[Stored data]
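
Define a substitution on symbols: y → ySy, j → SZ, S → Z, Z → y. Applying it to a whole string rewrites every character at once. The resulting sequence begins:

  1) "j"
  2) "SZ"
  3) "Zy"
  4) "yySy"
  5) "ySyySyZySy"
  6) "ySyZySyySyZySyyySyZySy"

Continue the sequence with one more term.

Replace each of the 22 characters of ySyZySyySyZySyyySyZySy in place — ySy Z ySy y ySy Z ySy ySy Z ySy y ySy Z ySy ySy ySy Z ySy y ySy Z ySy — and concatenate.

ySyZySyyySyZySyySyZySyyySyZySyySyySyZySyyySyZySy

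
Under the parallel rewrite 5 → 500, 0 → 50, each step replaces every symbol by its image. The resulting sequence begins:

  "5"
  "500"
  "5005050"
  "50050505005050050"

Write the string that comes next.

Replace each of the 17 characters of 50050505005050050 in place — 500 50 50 500 50 500 50 500 50 50 500 50 500 50 50 500 50 — and concatenate.

50050505005050050500505050050500505050050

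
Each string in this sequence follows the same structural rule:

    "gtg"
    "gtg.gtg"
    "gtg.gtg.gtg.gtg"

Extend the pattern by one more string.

Each string is two copies of the previous one joined by '.'.
So the next term is two copies of gtg.gtg.gtg.gtg with '.' between the halves.

gtg.gtg.gtg.gtg.gtg.gtg.gtg.gtg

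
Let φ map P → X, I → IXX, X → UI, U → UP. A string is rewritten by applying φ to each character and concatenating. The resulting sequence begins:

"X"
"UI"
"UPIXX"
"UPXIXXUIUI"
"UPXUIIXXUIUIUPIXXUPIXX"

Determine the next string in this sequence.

UPXUIUPIXXIXXUIUIUPIXXUPIXXUPXIXXUIUIUPXIXXUIUI

Replace each of the 22 characters of UPXUIIXXUIUIUPIXXUPIXX in place — UP X UI UP IXX IXX UI UI UP IXX UP IXX UP X IXX UI UI UP X IXX UI UI — and concatenate.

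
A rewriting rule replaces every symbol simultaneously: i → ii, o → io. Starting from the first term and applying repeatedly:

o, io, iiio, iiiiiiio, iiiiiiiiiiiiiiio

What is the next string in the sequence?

iiiiiiiiiiiiiiiiiiiiiiiiiiiiiiio

Applying the rule to each of the 16 symbols of iiiiiiiiiiiiiiio gives the pieces ii ii ii ii ii ii ii ii ii ii ii ii ii ii ii io, which concatenate to the answer.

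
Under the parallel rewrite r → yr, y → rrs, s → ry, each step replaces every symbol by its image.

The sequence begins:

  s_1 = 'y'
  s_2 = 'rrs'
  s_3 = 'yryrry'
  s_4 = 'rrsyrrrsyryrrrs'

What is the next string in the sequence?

Rewriting the 15 symbols of rrsyrrrsyryrrrs one by one yields yr yr ry rrs yr yr yr ry rrs yr rrs yr yr yr ry; concatenated:

yryrryrrsyryryrryrrsyrrrsyryryrry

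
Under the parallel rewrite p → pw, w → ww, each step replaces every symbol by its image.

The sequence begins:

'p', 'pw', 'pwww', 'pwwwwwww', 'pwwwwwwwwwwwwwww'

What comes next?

pwwwwwwwwwwwwwwwwwwwwwwwwwwwwwww

φ(pwwwwwwwwwwwwwww) expands symbol-by-symbol to pw ww ww ww ww ww ww ww ww ww ww ww ww ww ww ww; joining the 16 pieces gives the next term.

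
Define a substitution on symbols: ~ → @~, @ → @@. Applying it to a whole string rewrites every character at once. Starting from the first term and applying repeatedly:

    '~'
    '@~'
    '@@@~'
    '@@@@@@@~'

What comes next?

@@@@@@@@@@@@@@@~

Rewriting each symbol of @@@@@@@~: @→@@, @→@@, @→@@, @→@@, @→@@, @→@@, @→@@, ~→@~, which concatenates to @@ @@ @@ @@ @@ @@ @@ @~.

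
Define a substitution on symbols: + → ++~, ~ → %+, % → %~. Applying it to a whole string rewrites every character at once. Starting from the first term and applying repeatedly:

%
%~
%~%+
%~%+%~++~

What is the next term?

Apply φ to %~%+%~++~ symbol by symbol: %→%~, ~→%+, %→%~, +→++~, %→%~, ~→%+, +→++~, +→++~, ~→%+; joined: %~ %+ %~ ++~ %~ %+ ++~ ++~ %+.

%~%+%~++~%~%+++~++~%+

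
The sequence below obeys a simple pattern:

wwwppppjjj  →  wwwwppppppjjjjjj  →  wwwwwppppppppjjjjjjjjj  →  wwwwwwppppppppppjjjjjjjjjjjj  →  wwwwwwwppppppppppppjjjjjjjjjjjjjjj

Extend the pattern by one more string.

wwwwwwwwppppppppppppppjjjjjjjjjjjjjjjjjj

The n-th term is n+2 w's then 2n+2 p's then 3n j's (n = 1, 2, …).
At n = 6 the blocks have lengths 8, 14, 18.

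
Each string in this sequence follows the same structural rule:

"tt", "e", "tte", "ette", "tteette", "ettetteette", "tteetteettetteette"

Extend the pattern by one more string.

This is a Fibonacci-style word recurrence s(k) = s(k−2)·s(k−1): e.g. tt·e = tte.
The next term joins ettetteette and tteetteettetteette.

ettetteettetteetteettetteette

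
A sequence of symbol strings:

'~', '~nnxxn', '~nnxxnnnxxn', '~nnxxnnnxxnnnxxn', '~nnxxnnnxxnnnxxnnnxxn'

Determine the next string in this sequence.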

- _TRY IT_
The response should consist of every record above, reproduced exactly.

- _TASK SOLUTION_
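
Define a substitution on symbols: y → ySy, j → SZ, S → Z, Z → y. Applying it to a whole string rewrites every character at once. The resulting sequence begins:

  1) "j"
  2) "SZ"
  3) "Zy"
  4) "yySy"
  5) "ySyySyZySy"
  6) "ySyZySyySyZySyyySyZySy"

Continue the sequence with one more term.

Replace each of the 22 characters of ySyZySyySyZySyyySyZySy in place — ySy Z ySy y ySy Z ySy ySy Z ySy y ySy Z ySy ySy ySy Z ySy y ySy Z ySy — and concatenate.

ySyZySyyySyZySyySyZySyyySyZySyySyySyZySyyySyZySy

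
Under the parallel rewrite 5 → 500, 0 → 50, each step replaces every symbol by its image. The resulting sequence begins:

  "5"
  "500"
  "5005050"
  "50050505005050050"

Write the string that comes next.

Replace each of the 17 characters of 50050505005050050 in place — 500 50 50 500 50 500 50 500 50 50 500 50 500 50 50 500 50 — and concatenate.

50050505005050050500505050050500505050050

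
Each string in this sequence follows the same structural rule:

    "gtg"
    "gtg.gtg"
    "gtg.gtg.gtg.gtg"

Extend the pattern by one more string.

Each string is two copies of the previous one joined by '.'.
So the next term is two copies of gtg.gtg.gtg.gtg with '.' between the halves.

gtg.gtg.gtg.gtg.gtg.gtg.gtg.gtg

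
Let φ map P → X, I → IXX, X → UI, U → UP. A string is rewritten by applying φ to each character and concatenating. The resulting sequence begins:

"X"
"UI"
"UPIXX"
"UPXIXXUIUI"
"UPXUIIXXUIUIUPIXXUPIXX"

Determine the next string in this sequence.

UPXUIUPIXXIXXUIUIUPIXXUPIXXUPXIXXUIUIUPXIXXUIUI

Replace each of the 22 characters of UPXUIIXXUIUIUPIXXUPIXX in place — UP X UI UP IXX IXX UI UI UP IXX UP IXX UP X IXX UI UI UP X IXX UI UI — and concatenate.

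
A rewriting rule replaces every symbol simultaneously: i → ii, o → io. Starting from the first term and applying repeatedly:

o, io, iiio, iiiiiiio, iiiiiiiiiiiiiiio

What is the next string in the sequence?

iiiiiiiiiiiiiiiiiiiiiiiiiiiiiiio

Applying the rule to each of the 16 symbols of iiiiiiiiiiiiiiio gives the pieces ii ii ii ii ii ii ii ii ii ii ii ii ii ii ii io, which concatenate to the answer.

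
Under the parallel rewrite r → yr, y → rrs, s → ry, each step replaces every symbol by its image.

The sequence begins:

  s_1 = 'y'
  s_2 = 'rrs'
  s_3 = 'yryrry'
  s_4 = 'rrsyrrrsyryrrrs'

What is the next string in the sequence?

Rewriting the 15 symbols of rrsyrrrsyryrrrs one by one yields yr yr ry rrs yr yr yr ry rrs yr rrs yr yr yr ry; concatenated:

yryrryrrsyryryrryrrsyrrrsyryryrry

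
Under the parallel rewrite p → pw, w → ww, each step replaces every symbol by its image.

The sequence begins:

'p', 'pw', 'pwww', 'pwwwwwww', 'pwwwwwwwwwwwwwww'

What comes next?

pwwwwwwwwwwwwwwwwwwwwwwwwwwwwwww

φ(pwwwwwwwwwwwwwww) expands symbol-by-symbol to pw ww ww ww ww ww ww ww ww ww ww ww ww ww ww ww; joining the 16 pieces gives the next term.

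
Define a substitution on symbols: ~ → @~, @ → @@. Applying it to a whole string rewrites every character at once. Starting from the first term and applying repeatedly:

    '~'
    '@~'
    '@@@~'
    '@@@@@@@~'

What comes next?

@@@@@@@@@@@@@@@~

Rewriting each symbol of @@@@@@@~: @→@@, @→@@, @→@@, @→@@, @→@@, @→@@, @→@@, ~→@~, which concatenates to @@ @@ @@ @@ @@ @@ @@ @~.

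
Define a substitution on symbols: + → ++~, ~ → %+, % → %~. Applying it to a whole string rewrites every character at once. Starting from the first term and applying repeatedly:

%
%~
%~%+
%~%+%~++~

What is the next term?

Apply φ to %~%+%~++~ symbol by symbol: %→%~, ~→%+, %→%~, +→++~, %→%~, ~→%+, +→++~, +→++~, ~→%+; joined: %~ %+ %~ ++~ %~ %+ ++~ ++~ %+.

%~%+%~++~%~%+++~++~%+

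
The sequence below obeys a simple pattern:

wwwppppjjj  →  wwwwppppppjjjjjj  →  wwwwwppppppppjjjjjjjjj  →  wwwwwwppppppppppjjjjjjjjjjjj  →  wwwwwwwppppppppppppjjjjjjjjjjjjjjj

Extend the pattern by one more string.

wwwwwwwwppppppppppppppjjjjjjjjjjjjjjjjjj

The n-th term is n+2 w's then 2n+2 p's then 3n j's (n = 1, 2, …).
At n = 6 the blocks have lengths 8, 14, 18.

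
Each string in this sequence follows the same structural rule:

"tt", "e", "tte", "ette", "tteette", "ettetteette", "tteetteettetteette"

Extend the pattern by one more string.

This is a Fibonacci-style word recurrence s(k) = s(k−2)·s(k−1): e.g. tt·e = tte.
The next term joins ettetteette and tteetteettetteette.

ettetteettetteetteettetteette

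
A sequence of symbol strings:

'~', '~nnxxn', '~nnxxnnnxxn', '~nnxxnnnxxnnnxxn', '~nnxxnnnxxnnnxxnnnxxn'

Determine the next string in this sequence.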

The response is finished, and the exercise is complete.